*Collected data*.
>>>>>

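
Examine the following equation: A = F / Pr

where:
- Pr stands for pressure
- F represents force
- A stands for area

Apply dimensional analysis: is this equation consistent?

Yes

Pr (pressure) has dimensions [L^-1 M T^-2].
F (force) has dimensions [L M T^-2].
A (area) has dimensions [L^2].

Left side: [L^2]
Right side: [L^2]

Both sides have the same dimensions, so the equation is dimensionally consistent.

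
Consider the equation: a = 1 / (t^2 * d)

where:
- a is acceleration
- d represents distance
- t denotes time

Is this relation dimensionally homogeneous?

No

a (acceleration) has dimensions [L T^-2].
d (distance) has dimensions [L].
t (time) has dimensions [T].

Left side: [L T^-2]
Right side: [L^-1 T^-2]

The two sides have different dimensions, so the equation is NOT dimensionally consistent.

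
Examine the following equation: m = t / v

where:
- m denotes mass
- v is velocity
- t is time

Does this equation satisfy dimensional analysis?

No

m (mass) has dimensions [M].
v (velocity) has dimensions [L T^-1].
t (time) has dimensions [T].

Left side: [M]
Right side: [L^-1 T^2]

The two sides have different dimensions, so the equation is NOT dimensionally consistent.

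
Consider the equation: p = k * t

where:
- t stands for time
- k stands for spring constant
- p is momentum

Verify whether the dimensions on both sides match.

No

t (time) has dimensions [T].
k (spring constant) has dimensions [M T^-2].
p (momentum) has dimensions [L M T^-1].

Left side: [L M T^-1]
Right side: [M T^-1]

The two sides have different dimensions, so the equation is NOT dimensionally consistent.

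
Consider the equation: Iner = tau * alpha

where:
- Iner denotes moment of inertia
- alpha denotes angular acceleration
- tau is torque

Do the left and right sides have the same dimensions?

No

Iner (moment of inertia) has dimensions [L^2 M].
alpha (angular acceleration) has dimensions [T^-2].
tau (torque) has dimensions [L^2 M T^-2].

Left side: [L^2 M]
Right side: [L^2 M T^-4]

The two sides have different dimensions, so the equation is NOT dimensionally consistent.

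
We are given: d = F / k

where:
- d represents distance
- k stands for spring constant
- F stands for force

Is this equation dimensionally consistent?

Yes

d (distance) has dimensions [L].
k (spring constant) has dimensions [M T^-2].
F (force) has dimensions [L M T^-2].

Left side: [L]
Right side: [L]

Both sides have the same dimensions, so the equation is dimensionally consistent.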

<<<<<
>>>>>

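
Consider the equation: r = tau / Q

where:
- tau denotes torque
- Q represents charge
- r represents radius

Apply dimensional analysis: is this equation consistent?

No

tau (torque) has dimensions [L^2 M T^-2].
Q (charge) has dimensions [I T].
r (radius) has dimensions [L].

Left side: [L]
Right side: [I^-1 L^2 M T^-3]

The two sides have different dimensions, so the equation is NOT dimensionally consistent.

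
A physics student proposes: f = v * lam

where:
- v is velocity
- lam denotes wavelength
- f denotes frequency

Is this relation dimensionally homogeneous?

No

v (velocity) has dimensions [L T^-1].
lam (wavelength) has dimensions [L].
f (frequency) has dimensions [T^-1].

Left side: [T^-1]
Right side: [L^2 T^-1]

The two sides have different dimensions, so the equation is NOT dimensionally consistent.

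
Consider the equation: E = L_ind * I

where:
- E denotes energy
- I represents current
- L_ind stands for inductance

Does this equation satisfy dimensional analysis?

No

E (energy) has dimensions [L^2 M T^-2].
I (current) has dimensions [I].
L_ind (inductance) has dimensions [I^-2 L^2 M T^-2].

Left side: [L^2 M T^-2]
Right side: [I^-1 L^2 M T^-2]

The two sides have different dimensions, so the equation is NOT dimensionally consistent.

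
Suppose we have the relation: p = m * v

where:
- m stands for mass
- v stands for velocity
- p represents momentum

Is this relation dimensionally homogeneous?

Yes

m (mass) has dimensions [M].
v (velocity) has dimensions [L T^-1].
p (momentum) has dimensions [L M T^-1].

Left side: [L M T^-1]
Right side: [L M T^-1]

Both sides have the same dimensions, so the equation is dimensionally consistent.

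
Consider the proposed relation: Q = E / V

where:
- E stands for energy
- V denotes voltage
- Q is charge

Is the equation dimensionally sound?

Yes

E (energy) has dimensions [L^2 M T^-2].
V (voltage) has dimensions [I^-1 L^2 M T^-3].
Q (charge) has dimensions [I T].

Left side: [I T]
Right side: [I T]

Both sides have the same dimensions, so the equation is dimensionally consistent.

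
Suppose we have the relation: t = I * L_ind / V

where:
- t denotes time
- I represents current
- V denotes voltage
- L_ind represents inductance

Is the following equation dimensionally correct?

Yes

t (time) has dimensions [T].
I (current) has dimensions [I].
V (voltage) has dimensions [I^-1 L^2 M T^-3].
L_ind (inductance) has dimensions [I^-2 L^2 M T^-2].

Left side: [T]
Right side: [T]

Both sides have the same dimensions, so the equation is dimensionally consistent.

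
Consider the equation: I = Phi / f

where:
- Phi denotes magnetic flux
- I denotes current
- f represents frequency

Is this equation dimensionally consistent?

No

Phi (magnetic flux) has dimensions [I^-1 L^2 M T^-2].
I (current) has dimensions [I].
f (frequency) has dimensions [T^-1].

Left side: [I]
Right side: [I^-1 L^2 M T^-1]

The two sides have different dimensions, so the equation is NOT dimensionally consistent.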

<<<<<
>>>>>

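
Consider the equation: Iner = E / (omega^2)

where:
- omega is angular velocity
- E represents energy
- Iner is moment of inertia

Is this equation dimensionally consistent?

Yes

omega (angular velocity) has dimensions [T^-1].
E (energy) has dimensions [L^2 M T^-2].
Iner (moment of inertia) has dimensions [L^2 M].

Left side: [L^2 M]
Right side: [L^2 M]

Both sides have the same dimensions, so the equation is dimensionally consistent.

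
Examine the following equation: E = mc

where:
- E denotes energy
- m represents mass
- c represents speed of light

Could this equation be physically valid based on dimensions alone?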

<<<<<

*ACTIVITY*. Using only the entries above, output the line with "Consider the equation: r = tau / Q", the line with "- Q is charge", and all lines between them, exactly as they stand.

*YOUR RESPONSE*.
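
Consider the equation: r = tau / Q

where:
- tau denotes torque
- Q represents charge
- r represents radius

Apply dimensional analysis: is this equation consistent?

No

tau (torque) has dimensions [L^2 M T^-2].
Q (charge) has dimensions [I T].
r (radius) has dimensions [L].

Left side: [L]
Right side: [I^-1 L^2 M T^-3]

The two sides have different dimensions, so the equation is NOT dimensionally consistent.

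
A physics student proposes: f = v * lam

where:
- v is velocity
- lam denotes wavelength
- f denotes frequency

Is this relation dimensionally homogeneous?

No

v (velocity) has dimensions [L T^-1].
lam (wavelength) has dimensions [L].
f (frequency) has dimensions [T^-1].

Left side: [T^-1]
Right side: [L^2 T^-1]

The two sides have different dimensions, so the equation is NOT dimensionally consistent.

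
Consider the equation: E = L_ind * I

where:
- E denotes energy
- I represents current
- L_ind stands for inductance

Does this equation satisfy dimensional analysis?

No

E (energy) has dimensions [L^2 M T^-2].
I (current) has dimensions [I].
L_ind (inductance) has dimensions [I^-2 L^2 M T^-2].

Left side: [L^2 M T^-2]
Right side: [I^-1 L^2 M T^-2]

The two sides have different dimensions, so the equation is NOT dimensionally consistent.

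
Suppose we have the relation: p = m * v

where:
- m stands for mass
- v stands for velocity
- p represents momentum

Is this relation dimensionally homogeneous?

Yes

m (mass) has dimensions [M].
v (velocity) has dimensions [L T^-1].
p (momentum) has dimensions [L M T^-1].

Left side: [L M T^-1]
Right side: [L M T^-1]

Both sides have the same dimensions, so the equation is dimensionally consistent.

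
Consider the proposed relation: Q = E / V

where:
- E stands for energy
- V denotes voltage
- Q is charge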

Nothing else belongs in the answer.